Saved entries
● ● ●

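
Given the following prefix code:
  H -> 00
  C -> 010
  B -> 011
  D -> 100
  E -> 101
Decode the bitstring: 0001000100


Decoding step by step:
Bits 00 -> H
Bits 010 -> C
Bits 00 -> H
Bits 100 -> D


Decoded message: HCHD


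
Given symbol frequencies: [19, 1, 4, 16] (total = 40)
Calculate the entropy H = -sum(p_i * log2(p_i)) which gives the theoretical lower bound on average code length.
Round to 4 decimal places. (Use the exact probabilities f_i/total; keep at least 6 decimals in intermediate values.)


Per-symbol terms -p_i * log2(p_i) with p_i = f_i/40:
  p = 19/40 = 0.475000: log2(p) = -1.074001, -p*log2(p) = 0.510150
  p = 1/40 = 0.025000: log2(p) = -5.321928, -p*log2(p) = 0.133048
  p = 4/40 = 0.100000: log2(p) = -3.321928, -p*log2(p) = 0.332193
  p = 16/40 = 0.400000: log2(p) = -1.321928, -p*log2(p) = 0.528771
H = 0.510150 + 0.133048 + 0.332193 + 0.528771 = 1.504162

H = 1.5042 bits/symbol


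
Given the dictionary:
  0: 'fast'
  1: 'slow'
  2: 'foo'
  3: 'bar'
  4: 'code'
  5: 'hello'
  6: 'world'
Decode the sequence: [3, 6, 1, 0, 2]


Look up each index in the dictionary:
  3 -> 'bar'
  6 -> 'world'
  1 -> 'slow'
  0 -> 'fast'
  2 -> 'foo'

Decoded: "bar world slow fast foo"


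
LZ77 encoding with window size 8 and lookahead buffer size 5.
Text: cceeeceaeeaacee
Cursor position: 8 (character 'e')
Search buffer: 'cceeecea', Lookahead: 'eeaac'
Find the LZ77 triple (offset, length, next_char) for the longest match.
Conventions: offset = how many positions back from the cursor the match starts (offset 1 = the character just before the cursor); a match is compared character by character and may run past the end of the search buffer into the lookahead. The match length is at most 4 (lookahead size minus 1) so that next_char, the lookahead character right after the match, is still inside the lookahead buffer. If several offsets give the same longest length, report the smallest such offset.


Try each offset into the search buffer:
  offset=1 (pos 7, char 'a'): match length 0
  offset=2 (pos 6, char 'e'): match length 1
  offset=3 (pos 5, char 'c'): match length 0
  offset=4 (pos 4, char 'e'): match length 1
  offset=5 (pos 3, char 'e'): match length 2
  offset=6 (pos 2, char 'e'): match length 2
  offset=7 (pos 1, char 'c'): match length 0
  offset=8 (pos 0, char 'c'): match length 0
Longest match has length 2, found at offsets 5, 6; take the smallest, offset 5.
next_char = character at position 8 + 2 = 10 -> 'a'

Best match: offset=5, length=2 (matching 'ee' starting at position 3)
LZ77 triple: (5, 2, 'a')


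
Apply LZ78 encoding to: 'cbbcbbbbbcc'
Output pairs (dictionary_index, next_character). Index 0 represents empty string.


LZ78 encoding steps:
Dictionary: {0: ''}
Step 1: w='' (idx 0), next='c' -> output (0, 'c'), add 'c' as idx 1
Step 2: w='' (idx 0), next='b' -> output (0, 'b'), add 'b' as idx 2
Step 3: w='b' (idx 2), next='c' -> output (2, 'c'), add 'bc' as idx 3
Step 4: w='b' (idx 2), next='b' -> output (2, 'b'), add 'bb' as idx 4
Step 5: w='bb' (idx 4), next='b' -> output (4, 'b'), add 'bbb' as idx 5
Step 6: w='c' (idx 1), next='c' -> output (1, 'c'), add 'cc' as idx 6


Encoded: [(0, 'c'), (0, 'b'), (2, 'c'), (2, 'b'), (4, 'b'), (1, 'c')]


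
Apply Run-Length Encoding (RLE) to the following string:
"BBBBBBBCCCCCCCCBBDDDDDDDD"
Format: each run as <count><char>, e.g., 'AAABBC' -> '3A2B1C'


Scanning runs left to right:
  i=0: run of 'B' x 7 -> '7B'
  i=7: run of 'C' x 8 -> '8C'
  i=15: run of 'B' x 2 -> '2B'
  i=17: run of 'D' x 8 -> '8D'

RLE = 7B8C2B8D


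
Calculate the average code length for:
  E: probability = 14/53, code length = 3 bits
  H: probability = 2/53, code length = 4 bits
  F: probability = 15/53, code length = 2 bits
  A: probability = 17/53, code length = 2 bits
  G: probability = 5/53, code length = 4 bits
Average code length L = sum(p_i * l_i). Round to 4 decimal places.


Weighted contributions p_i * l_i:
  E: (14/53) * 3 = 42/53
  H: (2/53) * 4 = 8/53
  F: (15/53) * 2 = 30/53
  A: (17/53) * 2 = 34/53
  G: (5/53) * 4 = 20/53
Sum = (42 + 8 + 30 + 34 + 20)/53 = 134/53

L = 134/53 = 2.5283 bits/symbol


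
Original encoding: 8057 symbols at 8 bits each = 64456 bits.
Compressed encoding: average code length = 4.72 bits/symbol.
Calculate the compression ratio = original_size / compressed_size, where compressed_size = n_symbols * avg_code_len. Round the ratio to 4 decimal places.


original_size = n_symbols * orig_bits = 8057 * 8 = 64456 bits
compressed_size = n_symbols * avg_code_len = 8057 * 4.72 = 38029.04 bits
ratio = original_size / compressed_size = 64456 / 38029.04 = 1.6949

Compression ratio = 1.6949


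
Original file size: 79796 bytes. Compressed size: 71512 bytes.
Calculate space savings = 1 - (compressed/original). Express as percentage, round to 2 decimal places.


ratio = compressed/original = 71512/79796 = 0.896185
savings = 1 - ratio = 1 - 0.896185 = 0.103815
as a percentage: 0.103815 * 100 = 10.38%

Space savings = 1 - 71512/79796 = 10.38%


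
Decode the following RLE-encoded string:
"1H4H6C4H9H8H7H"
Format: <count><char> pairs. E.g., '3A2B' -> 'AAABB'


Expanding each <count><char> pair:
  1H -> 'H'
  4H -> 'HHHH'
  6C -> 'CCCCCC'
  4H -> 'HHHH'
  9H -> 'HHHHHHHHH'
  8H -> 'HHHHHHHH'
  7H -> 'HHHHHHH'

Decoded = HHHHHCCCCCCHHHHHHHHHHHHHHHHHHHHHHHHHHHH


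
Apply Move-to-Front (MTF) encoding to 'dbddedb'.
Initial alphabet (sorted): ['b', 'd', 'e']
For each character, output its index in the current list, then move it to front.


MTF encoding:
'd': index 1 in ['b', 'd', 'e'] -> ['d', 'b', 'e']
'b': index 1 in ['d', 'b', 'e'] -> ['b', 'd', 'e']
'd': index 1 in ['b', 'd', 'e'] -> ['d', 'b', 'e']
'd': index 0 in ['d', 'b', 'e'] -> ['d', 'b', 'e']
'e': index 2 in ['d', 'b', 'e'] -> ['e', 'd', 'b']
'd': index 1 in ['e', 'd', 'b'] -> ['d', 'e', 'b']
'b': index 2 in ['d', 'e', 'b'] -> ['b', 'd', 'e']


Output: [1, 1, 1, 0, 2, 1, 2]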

● ● ●

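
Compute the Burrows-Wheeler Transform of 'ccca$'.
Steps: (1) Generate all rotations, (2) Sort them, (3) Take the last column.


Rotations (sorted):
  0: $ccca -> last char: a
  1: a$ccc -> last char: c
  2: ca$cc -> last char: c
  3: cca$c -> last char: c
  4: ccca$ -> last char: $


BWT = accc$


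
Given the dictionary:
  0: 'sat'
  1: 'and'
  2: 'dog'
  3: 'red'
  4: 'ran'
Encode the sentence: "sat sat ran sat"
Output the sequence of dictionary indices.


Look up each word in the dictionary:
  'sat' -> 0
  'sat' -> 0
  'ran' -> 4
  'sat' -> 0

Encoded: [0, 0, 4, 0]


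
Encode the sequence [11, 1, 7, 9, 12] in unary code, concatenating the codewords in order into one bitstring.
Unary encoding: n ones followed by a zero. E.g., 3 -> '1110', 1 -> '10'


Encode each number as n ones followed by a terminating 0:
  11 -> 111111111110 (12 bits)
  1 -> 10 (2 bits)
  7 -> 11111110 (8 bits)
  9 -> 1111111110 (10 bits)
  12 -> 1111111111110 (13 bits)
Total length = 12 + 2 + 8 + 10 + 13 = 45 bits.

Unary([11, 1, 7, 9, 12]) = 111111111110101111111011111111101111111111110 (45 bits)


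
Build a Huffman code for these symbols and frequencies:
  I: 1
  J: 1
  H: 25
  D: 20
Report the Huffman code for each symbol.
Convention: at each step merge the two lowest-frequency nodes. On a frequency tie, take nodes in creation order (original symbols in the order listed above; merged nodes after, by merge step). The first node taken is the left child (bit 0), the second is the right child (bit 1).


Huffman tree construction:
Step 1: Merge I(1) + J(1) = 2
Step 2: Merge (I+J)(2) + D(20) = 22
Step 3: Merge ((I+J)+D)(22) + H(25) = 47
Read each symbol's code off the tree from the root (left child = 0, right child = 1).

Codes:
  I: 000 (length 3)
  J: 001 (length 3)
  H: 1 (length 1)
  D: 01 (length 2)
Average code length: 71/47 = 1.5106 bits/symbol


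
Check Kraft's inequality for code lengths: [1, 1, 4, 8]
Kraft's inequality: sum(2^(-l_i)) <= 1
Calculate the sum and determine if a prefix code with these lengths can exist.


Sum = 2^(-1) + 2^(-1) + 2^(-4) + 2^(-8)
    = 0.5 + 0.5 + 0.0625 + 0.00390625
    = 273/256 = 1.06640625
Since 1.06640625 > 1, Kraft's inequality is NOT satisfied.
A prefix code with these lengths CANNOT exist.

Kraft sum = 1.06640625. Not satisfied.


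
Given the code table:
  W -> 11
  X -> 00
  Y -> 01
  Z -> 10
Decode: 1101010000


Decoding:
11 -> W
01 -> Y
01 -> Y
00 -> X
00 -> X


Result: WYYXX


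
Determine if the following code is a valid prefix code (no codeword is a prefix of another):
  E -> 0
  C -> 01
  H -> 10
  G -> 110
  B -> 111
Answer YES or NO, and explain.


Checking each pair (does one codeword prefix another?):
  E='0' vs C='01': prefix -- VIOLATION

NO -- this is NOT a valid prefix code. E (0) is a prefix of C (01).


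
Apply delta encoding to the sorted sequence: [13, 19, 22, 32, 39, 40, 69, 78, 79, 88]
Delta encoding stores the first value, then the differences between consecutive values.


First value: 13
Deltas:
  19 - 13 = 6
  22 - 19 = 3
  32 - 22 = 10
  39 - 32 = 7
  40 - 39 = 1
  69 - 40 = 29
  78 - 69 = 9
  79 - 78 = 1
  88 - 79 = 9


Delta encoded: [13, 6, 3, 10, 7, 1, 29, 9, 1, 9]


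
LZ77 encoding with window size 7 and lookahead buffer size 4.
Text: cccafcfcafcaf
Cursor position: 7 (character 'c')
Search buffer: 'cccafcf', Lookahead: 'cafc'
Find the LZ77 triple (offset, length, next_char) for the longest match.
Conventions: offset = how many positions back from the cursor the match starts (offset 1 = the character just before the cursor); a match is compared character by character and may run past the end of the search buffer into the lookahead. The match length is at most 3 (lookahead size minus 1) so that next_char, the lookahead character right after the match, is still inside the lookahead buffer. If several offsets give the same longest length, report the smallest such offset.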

● ● ●

### PROBLEM REQUIREMENTS
Repeat exactly the lines above from the one with "Given the following" up to and including the one with "Calculate the entropy". No other line belongs in the reply.

### TASK RESULT
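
Given the following prefix code:
  H -> 00
  C -> 010
  B -> 011
  D -> 100
  E -> 101
Decode the bitstring: 0001000100


Decoding step by step:
Bits 00 -> H
Bits 010 -> C
Bits 00 -> H
Bits 100 -> D


Decoded message: HCHD


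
Given symbol frequencies: [19, 1, 4, 16] (total = 40)
Calculate the entropy H = -sum(p_i * log2(p_i)) which gives the theoretical lower bound on average code length.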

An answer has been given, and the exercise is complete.